(EXCERPTED RECORDS)
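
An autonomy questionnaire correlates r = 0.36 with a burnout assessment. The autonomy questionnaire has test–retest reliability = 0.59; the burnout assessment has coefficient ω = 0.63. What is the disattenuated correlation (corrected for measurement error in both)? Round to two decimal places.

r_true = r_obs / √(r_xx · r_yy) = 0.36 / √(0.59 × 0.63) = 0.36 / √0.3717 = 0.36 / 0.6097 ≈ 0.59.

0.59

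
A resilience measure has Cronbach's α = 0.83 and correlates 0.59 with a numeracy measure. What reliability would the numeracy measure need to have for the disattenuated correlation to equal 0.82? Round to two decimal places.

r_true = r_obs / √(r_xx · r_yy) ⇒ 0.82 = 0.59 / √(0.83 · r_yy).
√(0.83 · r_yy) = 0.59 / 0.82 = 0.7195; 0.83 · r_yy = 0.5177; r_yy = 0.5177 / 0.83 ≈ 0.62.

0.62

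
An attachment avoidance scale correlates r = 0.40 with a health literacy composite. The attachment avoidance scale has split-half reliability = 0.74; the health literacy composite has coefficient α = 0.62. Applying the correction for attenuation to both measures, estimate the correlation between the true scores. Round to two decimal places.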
==
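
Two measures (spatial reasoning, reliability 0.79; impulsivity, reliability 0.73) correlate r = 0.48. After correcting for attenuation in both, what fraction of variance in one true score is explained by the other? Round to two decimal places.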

(PROBLEM DETAILS)
From the records above, retype only the lines starting at the line that contains "A resilience measure" and ending at the line that contains "An attachment avoidance", both included.

(SOLUTION BELOW)
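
A resilience measure has Cronbach's α = 0.83 and correlates 0.59 with a numeracy measure. What reliability would the numeracy measure need to have for the disattenuated correlation to equal 0.82? Round to two decimal places.

r_true = r_obs / √(r_xx · r_yy) ⇒ 0.82 = 0.59 / √(0.83 · r_yy).
√(0.83 · r_yy) = 0.59 / 0.82 = 0.7195; 0.83 · r_yy = 0.5177; r_yy = 0.5177 / 0.83 ≈ 0.62.

0.62

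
An attachment avoidance scale correlates r = 0.40 with a health literacy composite. The attachment avoidance scale has split-half reliability = 0.74; the health literacy composite has coefficient α = 0.62. Applying the correction for attenuation to both measures, estimate the correlation between the true scores. Round to two decimal places.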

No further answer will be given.